** Prompt **
Every line in the data below from the one containing "Answer: 7079033/154 ≈ 45968." down to the one containing "What is -78*(-91 + p(-6)), if p(t) = -t?", both included, must be retyped exactly; no other line is to appear.

(Supplied records Opens)

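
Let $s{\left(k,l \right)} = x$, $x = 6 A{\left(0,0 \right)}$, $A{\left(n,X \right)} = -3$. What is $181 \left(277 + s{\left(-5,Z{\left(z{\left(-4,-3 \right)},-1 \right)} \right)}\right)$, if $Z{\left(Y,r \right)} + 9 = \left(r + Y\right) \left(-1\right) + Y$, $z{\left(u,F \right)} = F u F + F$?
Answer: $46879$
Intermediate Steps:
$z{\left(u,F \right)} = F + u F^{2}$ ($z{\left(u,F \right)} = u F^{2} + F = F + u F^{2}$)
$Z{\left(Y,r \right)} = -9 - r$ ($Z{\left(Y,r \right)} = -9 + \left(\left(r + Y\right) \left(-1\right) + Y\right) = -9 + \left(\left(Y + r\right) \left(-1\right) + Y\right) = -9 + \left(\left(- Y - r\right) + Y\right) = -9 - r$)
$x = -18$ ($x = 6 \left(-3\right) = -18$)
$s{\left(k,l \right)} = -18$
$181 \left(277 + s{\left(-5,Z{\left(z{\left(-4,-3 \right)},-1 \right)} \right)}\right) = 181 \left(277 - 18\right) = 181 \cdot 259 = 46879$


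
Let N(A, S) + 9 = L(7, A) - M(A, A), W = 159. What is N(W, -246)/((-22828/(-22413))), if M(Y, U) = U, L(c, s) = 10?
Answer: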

(Supplied records Closes)
(Supplied records Opens)

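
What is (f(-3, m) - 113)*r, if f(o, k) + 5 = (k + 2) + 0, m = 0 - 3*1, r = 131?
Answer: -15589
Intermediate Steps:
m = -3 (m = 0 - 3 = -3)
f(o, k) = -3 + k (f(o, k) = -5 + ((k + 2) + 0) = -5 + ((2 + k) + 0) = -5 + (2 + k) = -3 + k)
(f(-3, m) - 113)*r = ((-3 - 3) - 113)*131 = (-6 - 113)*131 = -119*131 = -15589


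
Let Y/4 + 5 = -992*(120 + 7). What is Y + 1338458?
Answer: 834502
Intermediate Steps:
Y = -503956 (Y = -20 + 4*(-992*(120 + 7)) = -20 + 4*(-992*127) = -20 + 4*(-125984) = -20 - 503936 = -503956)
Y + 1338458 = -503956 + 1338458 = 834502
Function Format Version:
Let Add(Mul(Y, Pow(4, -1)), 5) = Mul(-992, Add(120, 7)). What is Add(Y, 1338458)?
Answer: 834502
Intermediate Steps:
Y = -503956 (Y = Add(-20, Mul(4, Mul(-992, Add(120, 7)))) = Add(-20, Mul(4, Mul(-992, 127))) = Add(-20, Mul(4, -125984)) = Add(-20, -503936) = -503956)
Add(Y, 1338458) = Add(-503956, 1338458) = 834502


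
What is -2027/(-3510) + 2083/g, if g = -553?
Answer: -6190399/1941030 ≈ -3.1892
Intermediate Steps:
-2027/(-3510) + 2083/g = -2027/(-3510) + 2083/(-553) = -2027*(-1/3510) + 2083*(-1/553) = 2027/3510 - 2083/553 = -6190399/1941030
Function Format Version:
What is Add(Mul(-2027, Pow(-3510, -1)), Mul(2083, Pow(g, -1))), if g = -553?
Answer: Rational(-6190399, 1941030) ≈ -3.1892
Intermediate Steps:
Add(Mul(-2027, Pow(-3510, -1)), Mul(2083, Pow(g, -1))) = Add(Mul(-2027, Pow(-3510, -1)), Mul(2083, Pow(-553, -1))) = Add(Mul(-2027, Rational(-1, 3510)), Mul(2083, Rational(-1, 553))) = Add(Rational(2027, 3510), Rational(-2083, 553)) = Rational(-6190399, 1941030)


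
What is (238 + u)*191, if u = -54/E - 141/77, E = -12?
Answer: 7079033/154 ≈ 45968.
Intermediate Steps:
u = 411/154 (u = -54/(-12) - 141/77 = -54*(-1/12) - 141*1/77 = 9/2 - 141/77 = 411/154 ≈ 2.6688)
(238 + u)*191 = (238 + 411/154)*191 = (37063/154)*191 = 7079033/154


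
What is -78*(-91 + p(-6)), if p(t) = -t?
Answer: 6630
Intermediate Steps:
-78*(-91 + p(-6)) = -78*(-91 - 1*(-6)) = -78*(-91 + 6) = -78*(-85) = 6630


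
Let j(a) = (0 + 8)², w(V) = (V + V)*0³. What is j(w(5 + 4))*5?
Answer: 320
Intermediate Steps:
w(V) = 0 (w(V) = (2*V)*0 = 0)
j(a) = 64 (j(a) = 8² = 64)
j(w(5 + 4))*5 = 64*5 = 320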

(Supplied records Closes)
(Supplied records Opens)

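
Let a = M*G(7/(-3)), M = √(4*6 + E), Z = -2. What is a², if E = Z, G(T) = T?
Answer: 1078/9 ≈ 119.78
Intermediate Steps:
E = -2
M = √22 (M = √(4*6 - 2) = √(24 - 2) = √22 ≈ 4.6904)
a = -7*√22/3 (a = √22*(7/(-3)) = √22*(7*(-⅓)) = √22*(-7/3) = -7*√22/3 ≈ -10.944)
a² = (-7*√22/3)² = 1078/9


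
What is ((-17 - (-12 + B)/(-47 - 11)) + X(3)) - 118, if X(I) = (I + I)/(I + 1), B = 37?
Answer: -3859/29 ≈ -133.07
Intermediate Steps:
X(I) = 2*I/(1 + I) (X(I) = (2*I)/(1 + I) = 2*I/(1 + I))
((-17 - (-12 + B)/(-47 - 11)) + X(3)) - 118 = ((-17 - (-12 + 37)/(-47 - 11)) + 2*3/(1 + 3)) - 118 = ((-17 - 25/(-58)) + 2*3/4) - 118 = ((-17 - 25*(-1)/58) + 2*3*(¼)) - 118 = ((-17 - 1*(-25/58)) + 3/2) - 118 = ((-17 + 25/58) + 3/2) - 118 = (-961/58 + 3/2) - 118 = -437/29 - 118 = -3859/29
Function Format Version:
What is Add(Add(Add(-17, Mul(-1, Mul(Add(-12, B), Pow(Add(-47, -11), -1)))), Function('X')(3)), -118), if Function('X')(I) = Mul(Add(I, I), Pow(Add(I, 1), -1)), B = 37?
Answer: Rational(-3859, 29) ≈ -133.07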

(Supplied records Closes)

** Answer space **
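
Answer: 7079033/154 ≈ 45968.
Intermediate Steps:
u = 411/154 (u = -54/(-12) - 141/77 = -54*(-1/12) - 141*1/77 = 9/2 - 141/77 = 411/154 ≈ 2.6688)
(238 + u)*191 = (238 + 411/154)*191 = (37063/154)*191 = 7079033/154


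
What is -78*(-91 + p(-6)), if p(t) = -t?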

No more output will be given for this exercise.